(AIM OF THE TASK):
Please reproduce the full set of data below exactly.

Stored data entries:

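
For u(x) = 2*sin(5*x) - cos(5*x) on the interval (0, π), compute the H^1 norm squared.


||u||_{H^1(0,π)}^2 = 65*π

u'(x) = 5*sin(5*x) + 10*cos(5*x).
Expand u² and (u')² and integrate term by term on (0, π), using: for integers n ≥ 1, ∫_0^π sin²(nx) dx = ∫_0^π cos²(nx) dx = π/2; for n ≠ n', ∫_0^π sin(nx)sin(n'x) dx = ∫_0^π cos(nx)cos(n'x) dx = 0; and by product-to-sum, ∫_0^π sin(nx)cos(n'x) dx = ½∫_0^π [sin((n+n')x) + sin((n−n')x)] dx, which is 0 when n+n' is even and 2n/(n²−n'²) when n+n' is odd (it need not vanish on (0, π)).
  u² squared terms: (-1)²·∫cos(5x)² dx = 1·π/2 = π/2;  (2)²·∫sin(5x)² dx = 4·π/2 = 2*π.
  u² cross terms: 2·(-1)·(2)·∫cos(5x)·sin(5x) dx = -4·(0) = 0.
  So ∫_0^π u² dx = π/2 + 2*π + 0 = 5*π/2.
  (u')² squared terms: (5)²·∫sin(5x)² dx = 25·π/2 = 25*π/2;  (10)²·∫cos(5x)² dx = 100·π/2 = 50*π.
  (u')² cross terms: 2·(5)·(10)·∫sin(5x)·cos(5x) dx = 100·(0) = 0.
  So ∫_0^π (u')² dx = 25*π/2 + 50*π + 0 = 125*π/2.
||u||_{H^1}^2 = (5*π/2) + (125*π/2) = 65*π.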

(WRITTEN REPLY):
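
For u(x) = 2*sin(5*x) - cos(5*x) on the interval (0, π), compute the H^1 norm squared.


||u||_{H^1(0,π)}^2 = 65*π

u'(x) = 5*sin(5*x) + 10*cos(5*x).
Expand u² and (u')² and integrate term by term on (0, π), using: for integers n ≥ 1, ∫_0^π sin²(nx) dx = ∫_0^π cos²(nx) dx = π/2; for n ≠ n', ∫_0^π sin(nx)sin(n'x) dx = ∫_0^π cos(nx)cos(n'x) dx = 0; and by product-to-sum, ∫_0^π sin(nx)cos(n'x) dx = ½∫_0^π [sin((n+n')x) + sin((n−n')x)] dx, which is 0 when n+n' is even and 2n/(n²−n'²) when n+n' is odd (it need not vanish on (0, π)).
  u² squared terms: (-1)²·∫cos(5x)² dx = 1·π/2 = π/2;  (2)²·∫sin(5x)² dx = 4·π/2 = 2*π.
  u² cross terms: 2·(-1)·(2)·∫cos(5x)·sin(5x) dx = -4·(0) = 0.
  So ∫_0^π u² dx = π/2 + 2*π + 0 = 5*π/2.
  (u')² squared terms: (5)²·∫sin(5x)² dx = 25·π/2 = 25*π/2;  (10)²·∫cos(5x)² dx = 100·π/2 = 50*π.
  (u')² cross terms: 2·(5)·(10)·∫sin(5x)·cos(5x) dx = 100·(0) = 0.
  So ∫_0^π (u')² dx = 25*π/2 + 50*π + 0 = 125*π/2.
||u||_{H^1}^2 = (5*π/2) + (125*π/2) = 65*π.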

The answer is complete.